Your task: Retrieve all lines below that have the string "population".

Listed entries START

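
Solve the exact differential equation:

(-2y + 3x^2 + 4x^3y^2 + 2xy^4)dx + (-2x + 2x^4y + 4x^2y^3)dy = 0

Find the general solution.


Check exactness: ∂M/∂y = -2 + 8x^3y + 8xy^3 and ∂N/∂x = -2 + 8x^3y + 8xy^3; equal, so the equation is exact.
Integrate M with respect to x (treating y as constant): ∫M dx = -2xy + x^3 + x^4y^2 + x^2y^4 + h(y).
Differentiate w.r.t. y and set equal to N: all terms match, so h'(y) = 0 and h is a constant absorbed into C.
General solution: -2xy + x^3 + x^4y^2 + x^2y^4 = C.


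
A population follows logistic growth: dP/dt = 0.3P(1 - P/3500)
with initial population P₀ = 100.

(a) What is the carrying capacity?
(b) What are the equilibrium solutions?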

Listed entries END
Listed entries START

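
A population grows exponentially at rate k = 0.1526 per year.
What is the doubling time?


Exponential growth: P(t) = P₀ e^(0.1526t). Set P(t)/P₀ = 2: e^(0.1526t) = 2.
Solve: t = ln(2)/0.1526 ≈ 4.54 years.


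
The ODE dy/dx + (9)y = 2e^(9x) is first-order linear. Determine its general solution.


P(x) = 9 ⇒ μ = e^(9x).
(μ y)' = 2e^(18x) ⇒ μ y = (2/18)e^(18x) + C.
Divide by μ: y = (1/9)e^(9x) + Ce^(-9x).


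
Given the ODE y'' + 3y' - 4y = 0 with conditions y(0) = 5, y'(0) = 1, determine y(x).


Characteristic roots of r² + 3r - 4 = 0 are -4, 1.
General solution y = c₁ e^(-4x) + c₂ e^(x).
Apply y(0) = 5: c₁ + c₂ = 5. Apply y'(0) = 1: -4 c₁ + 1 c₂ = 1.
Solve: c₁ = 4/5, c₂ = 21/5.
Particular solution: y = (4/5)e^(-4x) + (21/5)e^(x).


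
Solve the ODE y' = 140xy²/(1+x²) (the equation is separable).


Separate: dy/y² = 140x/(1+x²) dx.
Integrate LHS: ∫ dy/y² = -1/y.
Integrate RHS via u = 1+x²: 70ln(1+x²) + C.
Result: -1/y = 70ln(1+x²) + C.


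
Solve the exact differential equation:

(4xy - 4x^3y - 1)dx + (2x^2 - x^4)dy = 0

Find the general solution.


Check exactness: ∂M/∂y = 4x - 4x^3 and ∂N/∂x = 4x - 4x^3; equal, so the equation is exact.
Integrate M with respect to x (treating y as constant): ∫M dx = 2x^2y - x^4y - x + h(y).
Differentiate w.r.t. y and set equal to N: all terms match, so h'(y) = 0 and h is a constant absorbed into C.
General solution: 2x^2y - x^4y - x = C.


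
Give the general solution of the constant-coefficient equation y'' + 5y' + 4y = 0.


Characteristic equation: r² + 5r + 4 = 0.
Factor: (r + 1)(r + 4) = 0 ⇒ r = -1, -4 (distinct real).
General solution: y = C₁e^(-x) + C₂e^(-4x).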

Listed entries END
Listed entries START

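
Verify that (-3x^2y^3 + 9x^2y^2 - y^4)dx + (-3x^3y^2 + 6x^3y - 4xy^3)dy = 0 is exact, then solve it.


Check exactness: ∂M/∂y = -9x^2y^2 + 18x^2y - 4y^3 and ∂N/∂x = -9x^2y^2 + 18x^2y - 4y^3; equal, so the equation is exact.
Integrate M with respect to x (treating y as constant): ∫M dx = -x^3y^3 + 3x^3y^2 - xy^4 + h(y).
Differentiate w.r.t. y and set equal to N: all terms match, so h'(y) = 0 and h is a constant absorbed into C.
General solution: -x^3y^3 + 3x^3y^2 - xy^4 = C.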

Listed entries END

Completed task:
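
A population follows logistic growth: dP/dt = 0.3P(1 - P/3500)
with initial population P₀ = 100.
A population grows exponentially at rate k = 0.1526 per year.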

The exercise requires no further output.